╭──

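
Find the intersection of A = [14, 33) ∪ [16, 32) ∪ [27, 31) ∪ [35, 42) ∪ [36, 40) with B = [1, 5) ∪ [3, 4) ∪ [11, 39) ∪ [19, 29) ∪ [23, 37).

A, merged: [14, 33), [35, 42).
B, merged: [1, 5), [11, 39).
[14, 33) overlaps B on [14, 33).
[35, 42) overlaps B on [35, 39).

[14, 33) ∪ [35, 39)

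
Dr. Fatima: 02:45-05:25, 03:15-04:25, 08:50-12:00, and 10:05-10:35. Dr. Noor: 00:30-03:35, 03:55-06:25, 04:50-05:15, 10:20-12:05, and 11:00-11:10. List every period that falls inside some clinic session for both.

First set merges to 02:45–05:25, 08:50–12:00.
Second set merges to 00:30–03:35, 03:55–06:25, 10:20–12:05.
02:45–05:25 overlaps B on 02:45–03:35, 03:55–05:25.
08:50–12:00 overlaps B on 10:20–12:00.

02:45–03:35, 03:55–05:25, 10:20–12:00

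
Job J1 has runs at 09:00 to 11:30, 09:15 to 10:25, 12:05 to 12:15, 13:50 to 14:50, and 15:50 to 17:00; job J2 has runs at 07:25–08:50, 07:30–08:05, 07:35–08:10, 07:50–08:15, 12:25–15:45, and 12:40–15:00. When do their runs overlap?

First set merges to 09:00–11:30, 12:05–12:15, 13:50–14:50, 15:50–17:00.
Second set merges to 07:25–08:50, 12:25–15:45.
09:00–11:30: no overlap with the second set.
12:05–12:15: no overlap with the second set.
13:50–14:50 meets the second set on 13:50–14:50.
15:50–17:00: no overlap with the second set.

13:50–14:50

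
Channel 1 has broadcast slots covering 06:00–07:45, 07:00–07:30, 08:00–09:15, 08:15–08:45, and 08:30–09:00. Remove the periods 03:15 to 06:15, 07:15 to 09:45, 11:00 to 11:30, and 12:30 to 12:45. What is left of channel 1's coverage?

First set merges to 06:00–07:45, 08:00–09:15.
06:00–07:45 minus B → 06:15–07:15.
08:00–09:15: fully covered by B → removed.

06:15–07:15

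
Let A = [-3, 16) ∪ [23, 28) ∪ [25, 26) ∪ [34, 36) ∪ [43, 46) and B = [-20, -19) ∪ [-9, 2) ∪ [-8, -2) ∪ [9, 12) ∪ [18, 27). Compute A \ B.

[2, 9) ∪ [12, 16) ∪ [27, 28) ∪ [34, 36) ∪ [43, 46)

First set merges to [-3, 16), [23, 28), [34, 36), [43, 46).
Second set merges to [-20, -19), [-9, 2), [9, 12), [18, 27).
[-3, 16) minus B → [2, 9), [12, 16).
[23, 28) minus B → [27, 28).
[34, 36): no B overlap → unchanged.
[43, 46): no B overlap → unchanged.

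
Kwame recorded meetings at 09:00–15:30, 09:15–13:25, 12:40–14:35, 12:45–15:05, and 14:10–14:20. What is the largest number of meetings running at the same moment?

4

Walk the sorted start/end points keeping a running depth.
The depth first hits 4 at 12:45.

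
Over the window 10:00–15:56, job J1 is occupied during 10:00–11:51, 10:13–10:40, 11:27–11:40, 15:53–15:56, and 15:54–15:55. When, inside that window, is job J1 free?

After merging, the occupied span is 10:00-11:51, 15:53-15:56.
Gaps within 10:00-15:56: 11:51-15:53.

11:51-15:53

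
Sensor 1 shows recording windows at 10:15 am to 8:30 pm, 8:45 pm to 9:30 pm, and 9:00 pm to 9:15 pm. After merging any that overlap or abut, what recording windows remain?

8:45 pm–9:30 pm is disjoint → start new block.
9:00 pm–9:15 pm overlaps/touches 8:45 pm–9:30 pm → extend to 8:45 pm–9:30 pm.

10:15 am–8:30 pm, 8:45 pm–9:30 pm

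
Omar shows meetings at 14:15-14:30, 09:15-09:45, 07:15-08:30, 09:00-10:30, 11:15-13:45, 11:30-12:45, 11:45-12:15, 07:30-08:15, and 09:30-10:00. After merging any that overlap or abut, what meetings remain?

07:15-08:30, 09:00-10:30, 11:15-13:45, 14:15-14:30

Sort by start: 07:15-08:30, 07:30-08:15, 09:00-10:30, 09:15-09:45, 09:30-10:00, 11:15-13:45, 11:30-12:45, 11:45-12:15, 14:15-14:30.
07:30-08:15 overlaps/touches 07:15-08:30 → extend to 07:15-08:30.
09:00-10:30 is disjoint → start new block.
09:15-09:45 overlaps/touches 09:00-10:30 → extend to 09:00-10:30.
09:30-10:00 overlaps/touches 09:00-10:30 → extend to 09:00-10:30.
11:15-13:45 is disjoint → start new block.
11:30-12:45 overlaps/touches 11:15-13:45 → extend to 11:15-13:45.
11:45-12:15 overlaps/touches 11:15-13:45 → extend to 11:15-13:45.
14:15-14:30 is disjoint → start new block.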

╰──

Exercise details:
What is needed is an exact repetition of all the entries above.

Task solution:
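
Find the intersection of A = [14, 33) ∪ [16, 32) ∪ [27, 31) ∪ [35, 42) ∪ [36, 40) with B = [1, 5) ∪ [3, 4) ∪ [11, 39) ∪ [19, 29) ∪ [23, 37).

A, merged: [14, 33), [35, 42).
B, merged: [1, 5), [11, 39).
[14, 33) overlaps B on [14, 33).
[35, 42) overlaps B on [35, 39).

[14, 33) ∪ [35, 39)

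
Dr. Fatima: 02:45-05:25, 03:15-04:25, 08:50-12:00, and 10:05-10:35. Dr. Noor: 00:30-03:35, 03:55-06:25, 04:50-05:15, 10:20-12:05, and 11:00-11:10. List every period that falls inside some clinic session for both.

First set merges to 02:45–05:25, 08:50–12:00.
Second set merges to 00:30–03:35, 03:55–06:25, 10:20–12:05.
02:45–05:25 overlaps B on 02:45–03:35, 03:55–05:25.
08:50–12:00 overlaps B on 10:20–12:00.

02:45–03:35, 03:55–05:25, 10:20–12:00

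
Job J1 has runs at 09:00 to 11:30, 09:15 to 10:25, 12:05 to 12:15, 13:50 to 14:50, and 15:50 to 17:00; job J2 has runs at 07:25–08:50, 07:30–08:05, 07:35–08:10, 07:50–08:15, 12:25–15:45, and 12:40–15:00. When do their runs overlap?

First set merges to 09:00–11:30, 12:05–12:15, 13:50–14:50, 15:50–17:00.
Second set merges to 07:25–08:50, 12:25–15:45.
09:00–11:30: no overlap with the second set.
12:05–12:15: no overlap with the second set.
13:50–14:50 meets the second set on 13:50–14:50.
15:50–17:00: no overlap with the second set.

13:50–14:50

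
Channel 1 has broadcast slots covering 06:00–07:45, 07:00–07:30, 08:00–09:15, 08:15–08:45, and 08:30–09:00. Remove the periods 03:15 to 06:15, 07:15 to 09:45, 11:00 to 11:30, and 12:30 to 12:45. What is left of channel 1's coverage?

First set merges to 06:00–07:45, 08:00–09:15.
06:00–07:45 minus B → 06:15–07:15.
08:00–09:15: fully covered by B → removed.

06:15–07:15

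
Let A = [-3, 16) ∪ [23, 28) ∪ [25, 26) ∪ [34, 36) ∪ [43, 46) and B = [-20, -19) ∪ [-9, 2) ∪ [-8, -2) ∪ [9, 12) ∪ [18, 27). Compute A \ B.

[2, 9) ∪ [12, 16) ∪ [27, 28) ∪ [34, 36) ∪ [43, 46)

First set merges to [-3, 16), [23, 28), [34, 36), [43, 46).
Second set merges to [-20, -19), [-9, 2), [9, 12), [18, 27).
[-3, 16) minus B → [2, 9), [12, 16).
[23, 28) minus B → [27, 28).
[34, 36): no B overlap → unchanged.
[43, 46): no B overlap → unchanged.

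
Kwame recorded meetings at 09:00–15:30, 09:15–13:25, 12:40–14:35, 12:45–15:05, and 14:10–14:20. What is the largest number of meetings running at the same moment?

4

Walk the sorted start/end points keeping a running depth.
The depth first hits 4 at 12:45.

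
Over the window 10:00–15:56, job J1 is occupied during 10:00–11:51, 10:13–10:40, 11:27–11:40, 15:53–15:56, and 15:54–15:55. When, inside that window, is job J1 free?

After merging, the occupied span is 10:00-11:51, 15:53-15:56.
Gaps within 10:00-15:56: 11:51-15:53.

11:51-15:53

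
Sensor 1 shows recording windows at 10:15 am to 8:30 pm, 8:45 pm to 9:30 pm, and 9:00 pm to 9:15 pm. After merging any that overlap or abut, what recording windows remain?

8:45 pm–9:30 pm is disjoint → start new block.
9:00 pm–9:15 pm overlaps/touches 8:45 pm–9:30 pm → extend to 8:45 pm–9:30 pm.

10:15 am–8:30 pm, 8:45 pm–9:30 pm

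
Omar shows meetings at 14:15-14:30, 09:15-09:45, 07:15-08:30, 09:00-10:30, 11:15-13:45, 11:30-12:45, 11:45-12:15, 07:30-08:15, and 09:30-10:00. After merging any that overlap or abut, what meetings remain?

07:15-08:30, 09:00-10:30, 11:15-13:45, 14:15-14:30

Sort by start: 07:15-08:30, 07:30-08:15, 09:00-10:30, 09:15-09:45, 09:30-10:00, 11:15-13:45, 11:30-12:45, 11:45-12:15, 14:15-14:30.
07:30-08:15 overlaps/touches 07:15-08:30 → extend to 07:15-08:30.
09:00-10:30 is disjoint → start new block.
09:15-09:45 overlaps/touches 09:00-10:30 → extend to 09:00-10:30.
09:30-10:00 overlaps/touches 09:00-10:30 → extend to 09:00-10:30.
11:15-13:45 is disjoint → start new block.
11:30-12:45 overlaps/touches 11:15-13:45 → extend to 11:15-13:45.
11:45-12:15 overlaps/touches 11:15-13:45 → extend to 11:15-13:45.
14:15-14:30 is disjoint → start new block.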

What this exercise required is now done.